(Beginning of Listed records)
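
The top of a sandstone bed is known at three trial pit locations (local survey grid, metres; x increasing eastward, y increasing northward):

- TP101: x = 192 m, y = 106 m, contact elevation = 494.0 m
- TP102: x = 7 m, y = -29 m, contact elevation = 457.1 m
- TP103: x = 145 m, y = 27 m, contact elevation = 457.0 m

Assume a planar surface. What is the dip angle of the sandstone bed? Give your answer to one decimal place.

Two edge vectors: TP101→TP102 = (-185, -135, -36.9), TP101→TP103 = (-47, -79, -37).
Normal n = (TP101→TP102) × (TP101→TP103) = (2079.9, -5110.7, 8270).
So ∂z/∂x = −n_x/n_z = −0.25150 and ∂z/∂y = −n_y/n_z = 0.61798.
Gradient magnitude |∇z| = √(a² + b²) = √(0.06325 + 0.38190) = 0.66720.
True dip = arctan(0.66720) = 33.7°, dipping toward SSE (azimuth ≈ 158°).

33.7°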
(End of Listed records)
> **Exercise details**
All of the data is to be transcribed exactly as written.

> **Answer section**
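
The top of a sandstone bed is known at three trial pit locations (local survey grid, metres; x increasing eastward, y increasing northward):

- TP101: x = 192 m, y = 106 m, contact elevation = 494.0 m
- TP102: x = 7 m, y = -29 m, contact elevation = 457.1 m
- TP103: x = 145 m, y = 27 m, contact elevation = 457.0 m

Assume a planar surface. What is the dip angle of the sandstone bed? Give your answer to one decimal place.

Two edge vectors: TP101→TP102 = (-185, -135, -36.9), TP101→TP103 = (-47, -79, -37).
Normal n = (TP101→TP102) × (TP101→TP103) = (2079.9, -5110.7, 8270).
So ∂z/∂x = −n_x/n_z = −0.25150 and ∂z/∂y = −n_y/n_z = 0.61798.
Gradient magnitude |∇z| = √(a² + b²) = √(0.06325 + 0.38190) = 0.66720.
True dip = arctan(0.66720) = 33.7°, dipping toward SSE (azimuth ≈ 158°).

33.7°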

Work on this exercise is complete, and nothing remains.